**Assigned task**
Each line below from the one containing "12 boxes have" through the one containing "#12: 250 cm" should be output exactly as it stands, and no other line should appear.
-- Material provided follows --
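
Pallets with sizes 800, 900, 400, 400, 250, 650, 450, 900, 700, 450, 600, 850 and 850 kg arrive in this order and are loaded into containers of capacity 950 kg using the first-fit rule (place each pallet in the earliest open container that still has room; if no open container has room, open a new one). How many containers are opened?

10

  800 → container 1 (new)  [load 800/950]
  900 → container 2 (new)  [load 900/950]
  400 → container 3 (new)  [load 400/950]
  400 → container 3  [load 800/950]
  250 → container 4 (new)  [load 250/950]
  650 → container 4  [load 900/950]
  450 → container 5 (new)  [load 450/950]
  900 → container 6 (new)  [load 900/950]
  700 → container 7 (new)  [load 700/950]
  450 → container 5  [load 900/950]
  600 → container 8 (new)  [load 600/950]
  850 → container 9 (new)  [load 850/950]
  850 → container 10 (new)  [load 850/950]
10 containers opened.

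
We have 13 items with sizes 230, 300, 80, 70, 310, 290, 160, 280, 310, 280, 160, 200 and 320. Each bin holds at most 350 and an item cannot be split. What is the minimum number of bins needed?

Total = 320 + 310 + 310 + 300 + 290 + 280 + 280 + 230 + 200 + 160 + 160 + 80 + 70 = 2990.
Lower bound: ⌈2990/350⌉ = 9 bins.
A packing using 10 bins:
  bin 1: 320 = 320
  bin 2: 310 = 310
  bin 3: 310 = 310
  bin 4: 300 = 300
  bin 5: 290 = 290
  bin 6: 280 + 70 = 350
  bin 7: 280 = 280
  bin 8: 230 + 80 = 310
  bin 9: 200 = 200
  bin 10: 160 + 160 = 320
No arrangement into 9 bins stays within capacity, so 10 is optimal.

10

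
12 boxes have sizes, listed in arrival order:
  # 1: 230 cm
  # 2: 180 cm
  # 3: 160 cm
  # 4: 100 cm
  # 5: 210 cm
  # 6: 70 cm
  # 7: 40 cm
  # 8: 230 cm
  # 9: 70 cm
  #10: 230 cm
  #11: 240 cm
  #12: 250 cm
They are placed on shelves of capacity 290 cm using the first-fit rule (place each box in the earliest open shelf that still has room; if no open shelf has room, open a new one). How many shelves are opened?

  230 → shelf 1 (new)  [load 230/290]
  180 → shelf 2 (new)  [load 180/290]
  160 → shelf 3 (new)  [load 160/290]
  100 → shelf 2  [load 280/290]
  210 → shelf 4 (new)  [load 210/290]
  70 → shelf 3  [load 230/290]
  40 → shelf 1  [load 270/290]
  230 → shelf 5 (new)  [load 230/290]
  70 → shelf 4  [load 280/290]
  230 → shelf 6 (new)  [load 230/290]
  240 → shelf 7 (new)  [load 240/290]
  250 → shelf 8 (new)  [load 250/290]
8 shelves opened.

8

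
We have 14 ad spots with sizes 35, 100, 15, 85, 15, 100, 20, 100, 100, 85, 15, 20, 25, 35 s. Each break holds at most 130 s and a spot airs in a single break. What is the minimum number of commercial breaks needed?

7

Total = 100 + 100 + 100 + 100 + 85 + 85 + 35 + 35 + 25 + 20 + 20 + 15 + 15 + 15 = 750 s.
Lower bound: ⌈750/130⌉ = 6 commercial breaks.
A packing using 7 commercial breaks:
  break 1: 100 + 25 = 125
  break 2: 100 + 20 = 120
  break 3: 100 + 20 = 120
  break 4: 100 + 15 + 15 = 130
  break 5: 85 + 35 = 120
  break 6: 85 + 35 = 120
  break 7: 15 = 15
No arrangement into 6 commercial breaks stays within capacity, so 7 is optimal.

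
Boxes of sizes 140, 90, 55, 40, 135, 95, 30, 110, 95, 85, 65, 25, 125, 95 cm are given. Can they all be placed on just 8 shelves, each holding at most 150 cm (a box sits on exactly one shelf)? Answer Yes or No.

Total = 1185 cm; ⌈1185/150⌉ = 8.
9 boxes each exceed half the capacity and cannot share a shelf, forcing at least 9 shelves.
At least 9 shelves are required, but only 8 are allowed.

No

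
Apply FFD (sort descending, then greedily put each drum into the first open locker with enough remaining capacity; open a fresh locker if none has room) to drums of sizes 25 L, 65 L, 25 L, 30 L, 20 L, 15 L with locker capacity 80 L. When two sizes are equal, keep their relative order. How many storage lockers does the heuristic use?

Sorted descending: 65, 30, 25, 25, 20, 15.
  65 → locker 1 (new)  [load 65/80]
  30 → locker 2 (new)  [load 30/80]
  25 → locker 2  [load 55/80]
  25 → locker 2  [load 80/80]
  20 → locker 3 (new)  [load 20/80]
  15 → locker 1  [load 80/80]
3 storage lockers opened.

3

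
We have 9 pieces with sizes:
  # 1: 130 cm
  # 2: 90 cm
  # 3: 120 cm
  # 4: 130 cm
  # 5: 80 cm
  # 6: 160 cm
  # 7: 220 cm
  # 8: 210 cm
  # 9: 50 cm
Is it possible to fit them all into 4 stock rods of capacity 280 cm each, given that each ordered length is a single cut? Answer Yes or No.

Total = 1190 cm; ⌈1190/280⌉ = 5.
At least 5 stock rods are required, but only 4 are allowed.

No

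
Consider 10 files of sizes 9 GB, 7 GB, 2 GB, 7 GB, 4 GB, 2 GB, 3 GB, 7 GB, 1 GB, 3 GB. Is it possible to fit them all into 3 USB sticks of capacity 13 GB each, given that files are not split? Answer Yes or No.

No

Total = 45 GB; ⌈45/13⌉ = 4.
At least 4 USB sticks are required, but only 3 are allowed.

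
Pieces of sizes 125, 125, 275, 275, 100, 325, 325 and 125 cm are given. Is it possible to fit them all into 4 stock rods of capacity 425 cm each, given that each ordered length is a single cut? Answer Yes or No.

No

Total = 1675 cm; ⌈1675/425⌉ = 4.
The bound of 4 does not rule out 4, but exhaustive search shows no assignment into 4 stock rods of capacity 425 cm exists — the minimum is 5.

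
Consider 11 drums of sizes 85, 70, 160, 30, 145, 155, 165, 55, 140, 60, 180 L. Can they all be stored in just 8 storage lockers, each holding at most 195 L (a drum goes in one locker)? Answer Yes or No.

Yes

A valid assignment using 8 storage lockers:
  locker 1: 180 = 180
  locker 2: 165 + 30 = 195
  locker 3: 160 = 160
  locker 4: 155 = 155
  locker 5: 145 = 145
  locker 6: 140 + 55 = 195
  locker 7: 85 + 70 = 155
  locker 8: 60 = 60
Every load is within 195 L, so 8 storage lockers suffice.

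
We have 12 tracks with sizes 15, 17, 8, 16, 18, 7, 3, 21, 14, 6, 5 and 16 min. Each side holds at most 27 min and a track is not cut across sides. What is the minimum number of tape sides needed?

7

Total = 21 + 18 + 17 + 16 + 16 + 15 + 14 + 8 + 7 + 6 + 5 + 3 = 146 min.
Lower bound: ⌈146/27⌉ = 6 tape sides.
Also, 7 tracks each exceed 27/2 min, and no two of those can share a side, so at least 7 tape sides are needed.
A packing using 7 tape sides:
  side 1: 21 + 6 = 27
  side 2: 18 + 8 = 26
  side 3: 17 + 7 + 3 = 27
  side 4: 16 + 5 = 21
  side 5: 16 = 16
  side 6: 15 = 15
  side 7: 14 = 14
This matches the lower bound, so 7 is optimal.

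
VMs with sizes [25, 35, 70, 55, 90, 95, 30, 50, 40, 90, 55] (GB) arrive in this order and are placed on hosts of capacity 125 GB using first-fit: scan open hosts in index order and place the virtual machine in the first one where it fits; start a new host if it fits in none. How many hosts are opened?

  25 → host 1 (new)  [load 25/125]
  35 → host 1  [load 60/125]
  70 → host 2 (new)  [load 70/125]
  55 → host 1  [load 115/125]
  90 → host 3 (new)  [load 90/125]
  95 → host 4 (new)  [load 95/125]
  30 → host 2  [load 100/125]
  50 → host 5 (new)  [load 50/125]
  40 → host 5  [load 90/125]
  90 → host 6 (new)  [load 90/125]
  55 → host 7 (new)  [load 55/125]
7 hosts opened.

7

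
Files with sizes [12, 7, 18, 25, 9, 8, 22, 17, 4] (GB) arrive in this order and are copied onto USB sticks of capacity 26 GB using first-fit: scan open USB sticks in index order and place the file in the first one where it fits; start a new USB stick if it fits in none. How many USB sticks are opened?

  12 → USB stick 1 (new)  [load 12/26]
  7 → USB stick 1  [load 19/26]
  18 → USB stick 2 (new)  [load 18/26]
  25 → USB stick 3 (new)  [load 25/26]
  9 → USB stick 4 (new)  [load 9/26]
  8 → USB stick 2  [load 26/26]
  22 → USB stick 5 (new)  [load 22/26]
  17 → USB stick 4  [load 26/26]
  4 → USB stick 1  [load 23/26]
5 USB sticks opened.

5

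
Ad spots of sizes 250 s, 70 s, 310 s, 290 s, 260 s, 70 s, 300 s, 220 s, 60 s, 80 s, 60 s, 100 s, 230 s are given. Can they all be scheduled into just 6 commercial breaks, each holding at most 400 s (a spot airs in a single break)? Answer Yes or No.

No

Total = 2300 s; ⌈2300/400⌉ = 6.
7 ad spots each exceed half the capacity and cannot share a break, forcing at least 7 commercial breaks.
At least 7 commercial breaks are required, but only 6 are allowed.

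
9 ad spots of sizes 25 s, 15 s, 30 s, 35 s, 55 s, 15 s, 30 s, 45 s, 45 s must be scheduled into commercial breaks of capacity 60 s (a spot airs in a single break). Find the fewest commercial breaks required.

Total = 55 + 45 + 45 + 35 + 30 + 30 + 25 + 15 + 15 = 295 s.
Lower bound: ⌈295/60⌉ = 5 commercial breaks.
A packing using 5 commercial breaks:
  break 1: 55 = 55
  break 2: 45 + 15 = 60
  break 3: 45 + 15 = 60
  break 4: 35 + 25 = 60
  break 5: 30 + 30 = 60
This matches the lower bound, so 5 is optimal.

5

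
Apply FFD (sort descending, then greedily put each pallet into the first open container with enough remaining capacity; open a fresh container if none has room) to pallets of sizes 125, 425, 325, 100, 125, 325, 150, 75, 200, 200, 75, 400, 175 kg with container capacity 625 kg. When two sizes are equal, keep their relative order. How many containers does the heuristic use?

5

Sorted descending: 425, 400, 325, 325, 200, 200, 175, 150, 125, 125, 100, 75, 75.
  425 → container 1 (new)  [load 425/625]
  400 → container 2 (new)  [load 400/625]
  325 → container 3 (new)  [load 325/625]
  325 → container 4 (new)  [load 325/625]
  200 → container 1  [load 625/625]
  200 → container 2  [load 600/625]
  175 → container 3  [load 500/625]
  150 → container 4  [load 475/625]
  125 → container 3  [load 625/625]
  125 → container 4  [load 600/625]
  100 → container 5 (new)  [load 100/625]
  75 → container 5  [load 175/625]
  75 → container 5  [load 250/625]
5 containers opened.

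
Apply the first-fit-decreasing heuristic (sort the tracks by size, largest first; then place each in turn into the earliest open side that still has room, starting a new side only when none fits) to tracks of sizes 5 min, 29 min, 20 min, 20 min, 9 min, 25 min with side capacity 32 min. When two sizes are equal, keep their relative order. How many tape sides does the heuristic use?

Sorted descending: 29, 25, 20, 20, 9, 5.
  29 → side 1 (new)  [load 29/32]
  25 → side 2 (new)  [load 25/32]
  20 → side 3 (new)  [load 20/32]
  20 → side 4 (new)  [load 20/32]
  9 → side 3  [load 29/32]
  5 → side 2  [load 30/32]
4 tape sides opened.

4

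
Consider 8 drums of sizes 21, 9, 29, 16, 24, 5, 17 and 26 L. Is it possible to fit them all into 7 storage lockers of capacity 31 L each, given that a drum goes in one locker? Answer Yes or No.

Yes

A valid assignment using 6 storage lockers:
  locker 1: 29 = 29
  locker 2: 26 + 5 = 31
  locker 3: 24 = 24
  locker 4: 21 + 9 = 30
  locker 5: 17 = 17
  locker 6: 16 = 16
That uses only 6 ≤ 7, so 7 storage lockers are enough.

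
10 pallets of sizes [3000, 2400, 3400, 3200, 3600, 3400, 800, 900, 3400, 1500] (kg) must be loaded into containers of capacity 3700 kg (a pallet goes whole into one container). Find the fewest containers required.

8

Total = 3600 + 3400 + 3400 + 3400 + 3200 + 3000 + 2400 + 1500 + 900 + 800 = 25600 kg.
Lower bound: ⌈25600/3700⌉ = 7 containers.
A packing using 8 containers:
  container 1: 3600 = 3600
  container 2: 3400 = 3400
  container 3: 3400 = 3400
  container 4: 3400 = 3400
  container 5: 3200 = 3200
  container 6: 3000 = 3000
  container 7: 2400 + 900 = 3300
  container 8: 1500 + 800 = 2300
No arrangement into 7 containers stays within capacity, so 8 is optimal.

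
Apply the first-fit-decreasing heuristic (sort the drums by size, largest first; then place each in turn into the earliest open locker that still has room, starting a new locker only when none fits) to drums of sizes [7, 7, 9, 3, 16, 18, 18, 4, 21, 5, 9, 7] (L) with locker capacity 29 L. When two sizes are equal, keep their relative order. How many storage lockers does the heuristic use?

5

Sorted descending: 21, 18, 18, 16, 9, 9, 7, 7, 7, 5, 4, 3.
  21 → locker 1 (new)  [load 21/29]
  18 → locker 2 (new)  [load 18/29]
  18 → locker 3 (new)  [load 18/29]
  16 → locker 4 (new)  [load 16/29]
  9 → locker 2  [load 27/29]
  9 → locker 3  [load 27/29]
  7 → locker 1  [load 28/29]
  7 → locker 4  [load 23/29]
  7 → locker 5 (new)  [load 7/29]
  5 → locker 4  [load 28/29]
  4 → locker 5  [load 11/29]
  3 → locker 5  [load 14/29]
5 storage lockers opened.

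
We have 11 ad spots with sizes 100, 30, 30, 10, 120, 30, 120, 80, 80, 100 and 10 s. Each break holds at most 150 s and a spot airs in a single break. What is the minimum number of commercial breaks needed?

6

Total = 120 + 120 + 100 + 100 + 80 + 80 + 30 + 30 + 30 + 10 + 10 = 710 s.
Lower bound: ⌈710/150⌉ = 5 commercial breaks.
Also, 6 ad spots each exceed 75 s, and no two of those can share a break, so at least 6 commercial breaks are needed.
A packing using 6 commercial breaks:
  break 1: 120 + 30 = 150
  break 2: 120 + 30 = 150
  break 3: 100 + 30 + 10 + 10 = 150
  break 4: 100 = 100
  break 5: 80 = 80
  break 6: 80 = 80
This matches the lower bound, so 6 is optimal.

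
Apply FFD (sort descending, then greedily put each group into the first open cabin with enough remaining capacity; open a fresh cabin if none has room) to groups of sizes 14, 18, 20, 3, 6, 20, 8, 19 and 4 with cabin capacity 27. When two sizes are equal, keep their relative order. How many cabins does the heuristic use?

Sorted descending: 20, 20, 19, 18, 14, 8, 6, 4, 3.
  20 → cabin 1 (new)  [load 20/27]
  20 → cabin 2 (new)  [load 20/27]
  19 → cabin 3 (new)  [load 19/27]
  18 → cabin 4 (new)  [load 18/27]
  14 → cabin 5 (new)  [load 14/27]
  8 → cabin 3  [load 27/27]
  6 → cabin 1  [load 26/27]
  4 → cabin 2  [load 24/27]
  3 → cabin 2  [load 27/27]
5 cabins opened.

5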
-- Material provided concluded --
**Reply**
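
12 boxes have sizes, listed in arrival order:
  # 1: 230 cm
  # 2: 180 cm
  # 3: 160 cm
  # 4: 100 cm
  # 5: 210 cm
  # 6: 70 cm
  # 7: 40 cm
  # 8: 230 cm
  # 9: 70 cm
  #10: 230 cm
  #11: 240 cm
  #12: 250 cm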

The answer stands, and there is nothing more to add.